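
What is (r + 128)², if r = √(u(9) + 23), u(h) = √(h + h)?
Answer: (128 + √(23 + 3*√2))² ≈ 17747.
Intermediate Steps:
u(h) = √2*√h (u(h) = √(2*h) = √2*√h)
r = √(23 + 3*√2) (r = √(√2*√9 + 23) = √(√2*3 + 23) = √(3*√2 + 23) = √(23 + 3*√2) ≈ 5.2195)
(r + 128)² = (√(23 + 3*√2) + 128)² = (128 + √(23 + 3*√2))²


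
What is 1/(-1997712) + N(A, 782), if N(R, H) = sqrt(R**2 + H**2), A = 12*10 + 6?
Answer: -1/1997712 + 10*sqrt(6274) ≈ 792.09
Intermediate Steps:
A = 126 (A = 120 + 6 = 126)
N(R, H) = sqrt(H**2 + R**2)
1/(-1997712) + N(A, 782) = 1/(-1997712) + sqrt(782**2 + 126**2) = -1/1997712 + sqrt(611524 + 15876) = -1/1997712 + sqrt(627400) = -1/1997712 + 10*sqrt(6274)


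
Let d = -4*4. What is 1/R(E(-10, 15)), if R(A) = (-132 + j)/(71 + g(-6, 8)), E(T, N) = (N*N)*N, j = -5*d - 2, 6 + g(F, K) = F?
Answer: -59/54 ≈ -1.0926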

==*==

### TASK
Write out the listing once more, matching it exactly.

### SOLVED EXERCISE
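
What is (r + 128)², if r = √(u(9) + 23), u(h) = √(h + h)?
Answer: (128 + √(23 + 3*√2))² ≈ 17747.
Intermediate Steps:
u(h) = √2*√h (u(h) = √(2*h) = √2*√h)
r = √(23 + 3*√2) (r = √(√2*√9 + 23) = √(√2*3 + 23) = √(3*√2 + 23) = √(23 + 3*√2) ≈ 5.2195)
(r + 128)² = (√(23 + 3*√2) + 128)² = (128 + √(23 + 3*√2))²


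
What is 1/(-1997712) + N(A, 782), if N(R, H) = sqrt(R**2 + H**2), A = 12*10 + 6?
Answer: -1/1997712 + 10*sqrt(6274) ≈ 792.09
Intermediate Steps:
A = 126 (A = 120 + 6 = 126)
N(R, H) = sqrt(H**2 + R**2)
1/(-1997712) + N(A, 782) = 1/(-1997712) + sqrt(782**2 + 126**2) = -1/1997712 + sqrt(611524 + 15876) = -1/1997712 + sqrt(627400) = -1/1997712 + 10*sqrt(6274)


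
Let d = -4*4. What is 1/R(E(-10, 15)), if R(A) = (-132 + j)/(71 + g(-6, 8)), E(T, N) = (N*N)*N, j = -5*d - 2, 6 + g(F, K) = F?
Answer: -59/54 ≈ -1.0926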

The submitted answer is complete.